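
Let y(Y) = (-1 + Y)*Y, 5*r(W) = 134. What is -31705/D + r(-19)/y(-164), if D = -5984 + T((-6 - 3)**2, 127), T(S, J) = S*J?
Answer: -2144554949/291097950 ≈ -7.3671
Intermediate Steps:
r(W) = 134/5 (r(W) = (1/5)*134 = 134/5)
T(S, J) = J*S
D = 4303 (D = -5984 + 127*(-6 - 3)**2 = -5984 + 127*(-9)**2 = -5984 + 127*81 = -5984 + 10287 = 4303)
y(Y) = Y*(-1 + Y)
-31705/D + r(-19)/y(-164) = -31705/4303 + 134/(5*((-164*(-1 - 164)))) = -31705*1/4303 + 134/(5*((-164*(-165)))) = -31705/4303 + (134/5)/27060 = -31705/4303 + (134/5)*(1/27060) = -31705/4303 + 67/67650 = -2144554949/291097950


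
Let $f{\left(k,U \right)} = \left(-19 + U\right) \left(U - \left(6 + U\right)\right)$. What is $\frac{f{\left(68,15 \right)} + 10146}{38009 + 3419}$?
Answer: $\frac{5085}{20714} \approx 0.24549$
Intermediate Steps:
$f{\left(k,U \right)} = 114 - 6 U$ ($f{\left(k,U \right)} = \left(-19 + U\right) \left(-6\right) = 114 - 6 U$)
$\frac{f{\left(68,15 \right)} + 10146}{38009 + 3419} = \frac{\left(114 - 90\right) + 10146}{38009 + 3419} = \frac{\left(114 - 90\right) + 10146}{41428} = \left(24 + 10146\right) \frac{1}{41428} = 10170 \cdot \frac{1}{41428} = \frac{5085}{20714}$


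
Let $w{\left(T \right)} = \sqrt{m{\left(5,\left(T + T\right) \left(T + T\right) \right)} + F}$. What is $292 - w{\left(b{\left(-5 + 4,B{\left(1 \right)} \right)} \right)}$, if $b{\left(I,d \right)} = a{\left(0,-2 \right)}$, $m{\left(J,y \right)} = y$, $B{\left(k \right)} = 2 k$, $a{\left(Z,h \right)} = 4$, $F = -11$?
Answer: $292 - \sqrt{53} \approx 284.72$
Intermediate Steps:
$b{\left(I,d \right)} = 4$
$w{\left(T \right)} = \sqrt{-11 + 4 T^{2}}$ ($w{\left(T \right)} = \sqrt{\left(T + T\right) \left(T + T\right) - 11} = \sqrt{2 T 2 T - 11} = \sqrt{4 T^{2} - 11} = \sqrt{-11 + 4 T^{2}}$)
$292 - w{\left(b{\left(-5 + 4,B{\left(1 \right)} \right)} \right)} = 292 - \sqrt{-11 + 4 \cdot 4^{2}} = 292 - \sqrt{-11 + 4 \cdot 16} = 292 - \sqrt{-11 + 64} = 292 - \sqrt{53}$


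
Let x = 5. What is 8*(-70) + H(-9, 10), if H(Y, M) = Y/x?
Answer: -2809/5 ≈ -561.80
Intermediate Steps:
H(Y, M) = Y/5
8*(-70) + H(-9, 10) = 8*(-70) + (⅕)*(-9) = -560 - 9/5 = -2809/5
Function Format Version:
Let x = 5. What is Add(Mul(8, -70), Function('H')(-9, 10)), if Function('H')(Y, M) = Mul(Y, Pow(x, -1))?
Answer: Rational(-2809, 5) ≈ -561.80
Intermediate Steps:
Function('H')(Y, M) = Mul(Rational(1, 5), Y) (Function('H')(Y, M) = Mul(Y, Pow(5, -1)) = Mul(Y, Rational(1, 5)) = Mul(Rational(1, 5), Y))
Add(Mul(8, -70), Function('H')(-9, 10)) = Add(Mul(8, -70), Mul(Rational(1, 5), -9)) = Add(-560, Rational(-9, 5)) = Rational(-2809, 5)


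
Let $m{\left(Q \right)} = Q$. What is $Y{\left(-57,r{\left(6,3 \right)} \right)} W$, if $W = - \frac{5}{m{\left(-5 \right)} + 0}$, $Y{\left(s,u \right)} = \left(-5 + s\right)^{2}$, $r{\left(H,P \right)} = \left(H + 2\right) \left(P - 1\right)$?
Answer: $3844$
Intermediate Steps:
$r{\left(H,P \right)} = \left(-1 + P\right) \left(2 + H\right)$ ($r{\left(H,P \right)} = \left(2 + H\right) \left(-1 + P\right) = \left(-1 + P\right) \left(2 + H\right)$)
$W = 1$ ($W = - \frac{5}{-5 + 0} = - \frac{5}{-5} = \left(-5\right) \left(- \frac{1}{5}\right) = 1$)
$Y{\left(-57,r{\left(6,3 \right)} \right)} W = \left(-5 - 57\right)^{2} \cdot 1 = \left(-62\right)^{2} \cdot 1 = 3844 \cdot 1 = 3844$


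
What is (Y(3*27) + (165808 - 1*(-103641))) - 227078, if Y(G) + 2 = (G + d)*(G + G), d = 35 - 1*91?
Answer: 46419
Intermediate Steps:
d = -56 (d = 35 - 91 = -56)
Y(G) = -2 + 2*G*(-56 + G) (Y(G) = -2 + (G - 56)*(G + G) = -2 + (-56 + G)*(2*G) = -2 + 2*G*(-56 + G))
(Y(3*27) + (165808 - 1*(-103641))) - 227078 = ((-2 - 336*27 + 2*(3*27)²) + (165808 - 1*(-103641))) - 227078 = ((-2 - 112*81 + 2*81²) + (165808 + 103641)) - 227078 = ((-2 - 9072 + 2*6561) + 269449) - 227078 = ((-2 - 9072 + 13122) + 269449) - 227078 = (4048 + 269449) - 227078 = 273497 - 227078 = 46419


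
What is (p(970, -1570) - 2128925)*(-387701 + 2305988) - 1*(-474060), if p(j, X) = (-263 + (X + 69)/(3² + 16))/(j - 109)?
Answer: -4185986632068747/1025 ≈ -4.0839e+12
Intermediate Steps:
p(j, X) = (-6506/25 + X/25)/(-109 + j) (p(j, X) = (-263 + (69 + X)/(9 + 16))/(-109 + j) = (-263 + (69 + X)/25)/(-109 + j) = (-263 + (69 + X)*(1/25))/(-109 + j) = (-263 + (69/25 + X/25))/(-109 + j) = (-6506/25 + X/25)/(-109 + j))
(p(970, -1570) - 2128925)*(-387701 + 2305988) - 1*(-474060) = ((-6506 - 1570)/(25*(-109 + 970)) - 2128925)*(-387701 + 2305988) - 1*(-474060) = ((1/25)*(-8076)/861 - 2128925)*1918287 + 474060 = ((1/25)*(1/861)*(-8076) - 2128925)*1918287 + 474060 = (-2692/7175 - 2128925)*1918287 + 474060 = -15275039567/7175*1918287 + 474060 = -4185987117980247/1025 + 474060 = -4185986632068747/1025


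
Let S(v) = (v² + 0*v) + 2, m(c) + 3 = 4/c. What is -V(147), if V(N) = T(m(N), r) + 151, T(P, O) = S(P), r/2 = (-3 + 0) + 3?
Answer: -3497146/21609 ≈ -161.84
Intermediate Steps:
m(c) = -3 + 4/c
r = 0 (r = 2*((-3 + 0) + 3) = 2*(-3 + 3) = 2*0 = 0)
S(v) = 2 + v² (S(v) = (v² + 0) + 2 = v² + 2 = 2 + v²)
T(P, O) = 2 + P²
V(N) = 153 + (-3 + 4/N)² (V(N) = (2 + (-3 + 4/N)²) + 151 = 153 + (-3 + 4/N)²)
-V(147) = -(162 - 24/147 + 16/147²) = -(162 - 24*1/147 + 16*(1/21609)) = -(162 - 8/49 + 16/21609) = -1*3497146/21609 = -3497146/21609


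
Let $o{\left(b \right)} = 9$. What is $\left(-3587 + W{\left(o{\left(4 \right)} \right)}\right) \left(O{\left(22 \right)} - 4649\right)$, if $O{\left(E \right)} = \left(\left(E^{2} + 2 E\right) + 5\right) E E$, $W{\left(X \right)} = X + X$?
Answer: $-904109787$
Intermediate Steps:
$W{\left(X \right)} = 2 X$
$O{\left(E \right)} = E^{2} \left(5 + E^{2} + 2 E\right)$ ($O{\left(E \right)} = \left(5 + E^{2} + 2 E\right) E E = E \left(5 + E^{2} + 2 E\right) E = E^{2} \left(5 + E^{2} + 2 E\right)$)
$\left(-3587 + W{\left(o{\left(4 \right)} \right)}\right) \left(O{\left(22 \right)} - 4649\right) = \left(-3587 + 2 \cdot 9\right) \left(22^{2} \left(5 + 22^{2} + 2 \cdot 22\right) - 4649\right) = \left(-3587 + 18\right) \left(484 \left(5 + 484 + 44\right) - 4649\right) = - 3569 \left(484 \cdot 533 - 4649\right) = - 3569 \left(257972 - 4649\right) = \left(-3569\right) 253323 = -904109787$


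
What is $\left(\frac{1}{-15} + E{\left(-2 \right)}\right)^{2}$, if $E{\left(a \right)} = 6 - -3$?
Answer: $\frac{17956}{225} \approx 79.804$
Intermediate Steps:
$E{\left(a \right)} = 9$ ($E{\left(a \right)} = 6 + 3 = 9$)
$\left(\frac{1}{-15} + E{\left(-2 \right)}\right)^{2} = \left(\frac{1}{-15} + 9\right)^{2} = \left(- \frac{1}{15} + 9\right)^{2} = \left(\frac{134}{15}\right)^{2} = \frac{17956}{225}$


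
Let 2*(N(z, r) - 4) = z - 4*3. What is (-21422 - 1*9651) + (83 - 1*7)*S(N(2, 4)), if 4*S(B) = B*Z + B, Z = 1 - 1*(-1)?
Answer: -31130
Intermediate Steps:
Z = 2 (Z = 1 + 1 = 2)
N(z, r) = -2 + z/2 (N(z, r) = 4 + (z - 4*3)/2 = 4 + (z - 12)/2 = 4 + (-12 + z)/2 = 4 + (-6 + z/2) = -2 + z/2)
S(B) = 3*B/4 (S(B) = (B*2 + B)/4 = (2*B + B)/4 = (3*B)/4 = 3*B/4)
(-21422 - 1*9651) + (83 - 1*7)*S(N(2, 4)) = (-21422 - 1*9651) + (83 - 1*7)*(3*(-2 + (½)*2)/4) = (-21422 - 9651) + (83 - 7)*(3*(-2 + 1)/4) = -31073 + 76*((¾)*(-1)) = -31073 + 76*(-¾) = -31073 - 57 = -31130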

========

== Your objective ==
Quote the records above from their first line through the line containing "Answer: -2144554949/291097950 ≈ -7.3671", both ends included.

== Expected answer ==
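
Let y(Y) = (-1 + Y)*Y, 5*r(W) = 134. What is -31705/D + r(-19)/y(-164), if D = -5984 + T((-6 - 3)**2, 127), T(S, J) = S*J?
Answer: -2144554949/291097950 ≈ -7.3671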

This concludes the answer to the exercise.